** Opening Task data block **

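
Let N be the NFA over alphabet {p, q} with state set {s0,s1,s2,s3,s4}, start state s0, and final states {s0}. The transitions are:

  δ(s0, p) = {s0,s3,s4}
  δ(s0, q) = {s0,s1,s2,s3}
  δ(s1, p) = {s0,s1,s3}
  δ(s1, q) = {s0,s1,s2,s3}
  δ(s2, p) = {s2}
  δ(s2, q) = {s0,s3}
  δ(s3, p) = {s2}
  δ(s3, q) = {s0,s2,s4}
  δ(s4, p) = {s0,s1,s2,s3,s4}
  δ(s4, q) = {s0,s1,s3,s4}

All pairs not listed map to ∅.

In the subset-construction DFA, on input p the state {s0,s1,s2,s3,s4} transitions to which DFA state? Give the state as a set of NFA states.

δ(s0,p) = {s0,s3,s4}; δ(s1,p) = {s0,s1,s3}; δ(s2,p) = {s2}; δ(s3,p) = {s2}; δ(s4,p) = {s0,s1,s2,s3,s4}.
Union: {s0,s1,s2,s3,s4}.

{s0,s1,s2,s3,s4}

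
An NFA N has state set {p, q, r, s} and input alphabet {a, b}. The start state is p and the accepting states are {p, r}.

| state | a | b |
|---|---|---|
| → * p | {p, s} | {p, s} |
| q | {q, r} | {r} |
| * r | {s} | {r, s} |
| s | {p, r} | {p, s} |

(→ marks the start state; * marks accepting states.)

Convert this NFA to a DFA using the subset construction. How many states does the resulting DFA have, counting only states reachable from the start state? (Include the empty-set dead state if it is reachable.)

Start state of the DFA: {p}.
{p} --a--> {p, s}  [new]
{p} --b--> {p, s}  [seen]
{p, s} --a--> {p, r, s}  [new]
{p, s} --b--> {p, s}  [seen]
{p, r, s} --a--> {p, r, s}  [seen]
{p, r, s} --b--> {p, r, s}  [seen]
Reachable DFA states: {p}, {p, s}, {p, r, s}.

3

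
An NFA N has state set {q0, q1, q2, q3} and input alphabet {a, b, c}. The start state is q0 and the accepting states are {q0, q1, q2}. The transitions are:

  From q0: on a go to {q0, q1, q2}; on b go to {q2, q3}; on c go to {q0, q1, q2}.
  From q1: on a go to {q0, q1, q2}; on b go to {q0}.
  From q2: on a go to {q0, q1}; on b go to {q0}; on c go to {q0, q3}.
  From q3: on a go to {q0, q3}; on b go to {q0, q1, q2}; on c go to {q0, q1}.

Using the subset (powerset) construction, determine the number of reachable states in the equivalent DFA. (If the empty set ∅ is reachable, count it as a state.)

Start state of the DFA: {q0}.
{q0} --a--> {q0, q1, q2}  [new]
{q0} --b--> {q2, q3}  [new]
{q0} --c--> {q0, q1, q2}  [seen]
{q0, q1, q2} --a--> {q0, q1, q2}  [seen]
{q0, q1, q2} --b--> {q0, q2, q3}  [new]
{q0, q1, q2} --c--> {q0, q1, q2, q3}  [new]
{q2, q3} --a--> {q0, q1, q3}  [new]
{q2, q3} --b--> {q0, q1, q2}  [seen]
{q2, q3} --c--> {q0, q1, q3}  [seen]
{q0, q2, q3} --a--> {q0, q1, q2, q3}  [seen]
{q0, q2, q3} --b--> {q0, q1, q2, q3}  [seen]
{q0, q2, q3} --c--> {q0, q1, q2, q3}  [seen]
{q0, q1, q2, q3} --a--> {q0, q1, q2, q3}  [seen]
{q0, q1, q2, q3} --b--> {q0, q1, q2, q3}  [seen]
{q0, q1, q2, q3} --c--> {q0, q1, q2, q3}  [seen]
{q0, q1, q3} --a--> {q0, q1, q2, q3}  [seen]
{q0, q1, q3} --b--> {q0, q1, q2, q3}  [seen]
{q0, q1, q3} --c--> {q0, q1, q2}  [seen]
Reachable DFA states: {q0}, {q0, q1, q2}, {q2, q3}, {q0, q2, q3}, {q0, q1, q2, q3}, {q0, q1, q3}.

6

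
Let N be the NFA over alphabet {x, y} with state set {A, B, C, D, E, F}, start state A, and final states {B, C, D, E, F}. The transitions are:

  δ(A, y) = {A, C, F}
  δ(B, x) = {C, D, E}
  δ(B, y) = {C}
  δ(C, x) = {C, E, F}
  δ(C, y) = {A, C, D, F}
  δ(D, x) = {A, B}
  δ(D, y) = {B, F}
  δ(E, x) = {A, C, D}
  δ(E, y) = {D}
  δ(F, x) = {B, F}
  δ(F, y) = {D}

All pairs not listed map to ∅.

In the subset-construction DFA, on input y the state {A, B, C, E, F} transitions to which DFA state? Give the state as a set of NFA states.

{A, C, D, F}

δ(A,y) = {A, C, F}; δ(B,y) = {C}; δ(C,y) = {A, C, D, F}; δ(E,y) = {D}; δ(F,y) = {D}.
Union: {A, C, D, F}.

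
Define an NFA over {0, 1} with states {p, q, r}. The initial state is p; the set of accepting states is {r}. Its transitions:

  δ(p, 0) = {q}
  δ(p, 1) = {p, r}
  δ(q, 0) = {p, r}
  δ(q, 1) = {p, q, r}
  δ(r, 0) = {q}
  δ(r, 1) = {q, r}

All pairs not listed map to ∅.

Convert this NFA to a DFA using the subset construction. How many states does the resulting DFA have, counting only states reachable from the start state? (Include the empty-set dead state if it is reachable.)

4

Start state of the DFA: {p}.
{p} --0--> {q}  [new]
{p} --1--> {p, r}  [new]
{q} --0--> {p, r}  [seen]
{q} --1--> {p, q, r}  [new]
{p, r} --0--> {q}  [seen]
{p, r} --1--> {p, q, r}  [seen]
{p, q, r} --0--> {p, q, r}  [seen]
{p, q, r} --1--> {p, q, r}  [seen]
Reachable DFA states: {p}, {q}, {p, r}, {p, q, r}.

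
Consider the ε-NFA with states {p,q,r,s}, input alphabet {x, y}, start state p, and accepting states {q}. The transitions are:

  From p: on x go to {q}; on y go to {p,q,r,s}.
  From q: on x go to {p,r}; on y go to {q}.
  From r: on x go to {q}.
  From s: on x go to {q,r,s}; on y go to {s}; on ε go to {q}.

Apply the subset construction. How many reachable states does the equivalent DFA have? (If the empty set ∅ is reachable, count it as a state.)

4

Start state of the DFA: {p} (ε-closure of the NFA start).
{p} --x--> {q}  [new]
{p} --y--> {p,q,r,s}  [new]
{q} --x--> {p,r}  [new]
{q} --y--> {q}  [seen]
{p,q,r,s} --x--> {p,q,r,s}  [seen]
{p,q,r,s} --y--> {p,q,r,s}  [seen]
{p,r} --x--> {q}  [seen]
{p,r} --y--> {p,q,r,s}  [seen]
Reachable DFA states: {p}, {q}, {p,q,r,s}, {p,r}.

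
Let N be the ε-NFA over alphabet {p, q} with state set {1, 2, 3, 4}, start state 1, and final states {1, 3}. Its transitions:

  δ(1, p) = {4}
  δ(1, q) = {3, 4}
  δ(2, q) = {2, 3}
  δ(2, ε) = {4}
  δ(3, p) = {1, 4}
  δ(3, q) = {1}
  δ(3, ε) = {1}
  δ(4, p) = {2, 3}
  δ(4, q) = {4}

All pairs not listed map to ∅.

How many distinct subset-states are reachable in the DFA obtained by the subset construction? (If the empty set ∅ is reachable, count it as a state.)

Start state of the DFA: {1} (ε-closure of the NFA start).
{1} --p--> {4}  [new]
{1} --q--> {1, 3, 4}  [new]
{4} --p--> {1, 2, 3, 4}  [new]
{4} --q--> {4}  [seen]
{1, 3, 4} --p--> {1, 2, 3, 4}  [seen]
{1, 3, 4} --q--> {1, 3, 4}  [seen]
{1, 2, 3, 4} --p--> {1, 2, 3, 4}  [seen]
{1, 2, 3, 4} --q--> {1, 2, 3, 4}  [seen]
Reachable DFA states: {1}, {4}, {1, 3, 4}, {1, 2, 3, 4}.

4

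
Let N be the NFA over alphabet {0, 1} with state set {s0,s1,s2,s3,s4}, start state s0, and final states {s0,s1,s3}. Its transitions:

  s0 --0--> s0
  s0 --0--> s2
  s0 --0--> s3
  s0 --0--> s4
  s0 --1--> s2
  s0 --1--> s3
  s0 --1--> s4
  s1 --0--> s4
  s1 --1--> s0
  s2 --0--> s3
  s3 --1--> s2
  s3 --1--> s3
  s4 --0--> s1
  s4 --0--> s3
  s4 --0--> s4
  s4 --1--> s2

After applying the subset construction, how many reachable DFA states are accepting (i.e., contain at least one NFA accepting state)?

8

Start state of the DFA: {s0}.
{s0} --0--> {s0,s2,s3,s4}  [new]
{s0} --1--> {s2,s3,s4}  [new]
{s0,s2,s3,s4} --0--> {s0,s1,s2,s3,s4}  [new]
{s0,s2,s3,s4} --1--> {s2,s3,s4}  [seen]
{s2,s3,s4} --0--> {s1,s3,s4}  [new]
{s2,s3,s4} --1--> {s2,s3}  [new]
{s0,s1,s2,s3,s4} --0--> {s0,s1,s2,s3,s4}  [seen]
{s0,s1,s2,s3,s4} --1--> {s0,s2,s3,s4}  [seen]
{s1,s3,s4} --0--> {s1,s3,s4}  [seen]
{s1,s3,s4} --1--> {s0,s2,s3}  [new]
{s2,s3} --0--> {s3}  [new]
{s2,s3} --1--> {s2,s3}  [seen]
{s0,s2,s3} --0--> {s0,s2,s3,s4}  [seen]
{s0,s2,s3} --1--> {s2,s3,s4}  [seen]
{s3} --0--> ∅  [new]
{s3} --1--> {s2,s3}  [seen]
∅ --0--> ∅  [seen]
∅ --1--> ∅  [seen]
Reachable DFA states: {s0}, {s0,s2,s3,s4}, {s2,s3,s4}, {s0,s1,s2,s3,s4}, {s1,s3,s4}, {s2,s3}, {s0,s2,s3}, {s3}, ∅.
Accepting DFA states (contain an NFA accepting state): {s0}, {s0,s2,s3,s4}, {s2,s3,s4}, {s0,s1,s2,s3,s4}, {s1,s3,s4}, {s2,s3}, {s0,s2,s3}, {s3}.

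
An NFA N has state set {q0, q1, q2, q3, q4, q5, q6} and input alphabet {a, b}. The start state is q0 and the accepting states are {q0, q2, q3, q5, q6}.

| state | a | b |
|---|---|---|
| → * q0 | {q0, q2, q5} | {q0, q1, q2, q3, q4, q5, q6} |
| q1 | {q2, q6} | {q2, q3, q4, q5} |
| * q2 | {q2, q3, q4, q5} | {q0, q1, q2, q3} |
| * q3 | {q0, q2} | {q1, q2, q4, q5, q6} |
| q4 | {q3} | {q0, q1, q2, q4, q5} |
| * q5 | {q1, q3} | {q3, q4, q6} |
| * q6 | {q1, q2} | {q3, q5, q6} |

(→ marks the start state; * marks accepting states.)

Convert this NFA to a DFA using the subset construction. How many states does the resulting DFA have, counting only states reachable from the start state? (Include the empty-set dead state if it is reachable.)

Start state of the DFA: {q0}.
{q0} --a--> {q0, q2, q5}  [new]
{q0} --b--> {q0, q1, q2, q3, q4, q5, q6}  [new]
{q0, q2, q5} --a--> {q0, q1, q2, q3, q4, q5}  [new]
{q0, q2, q5} --b--> {q0, q1, q2, q3, q4, q5, q6}  [seen]
{q0, q1, q2, q3, q4, q5, q6} --a--> {q0, q1, q2, q3, q4, q5, q6}  [seen]
{q0, q1, q2, q3, q4, q5, q6} --b--> {q0, q1, q2, q3, q4, q5, q6}  [seen]
{q0, q1, q2, q3, q4, q5} --a--> {q0, q1, q2, q3, q4, q5, q6}  [seen]
{q0, q1, q2, q3, q4, q5} --b--> {q0, q1, q2, q3, q4, q5, q6}  [seen]
Reachable DFA states: {q0}, {q0, q2, q5}, {q0, q1, q2, q3, q4, q5, q6}, {q0, q1, q2, q3, q4, q5}.

4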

** Closing Task data block **

Required work: Locate the word "over" in the entries, and copy every line where it is found.

Expected answer:
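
Let N be the NFA over alphabet {p, q} with state set {s0,s1,s2,s3,s4}, start state s0, and final states {s0}. The transitions are:
Let N be the NFA over alphabet {x, y} with state set {A, B, C, D, E, F}, start state A, and final states {B, C, D, E, F}. The transitions are:
Define an NFA over {0, 1} with states {p, q, r}. The initial state is p; the set of accepting states is {r}. Its transitions:
Let N be the ε-NFA over alphabet {p, q} with state set {1, 2, 3, 4}, start state 1, and final states {1, 3}. Its transitions:
Let N be the NFA over alphabet {0, 1} with state set {s0,s1,s2,s3,s4}, start state s0, and final states {s0,s1,s3}. Its transitions: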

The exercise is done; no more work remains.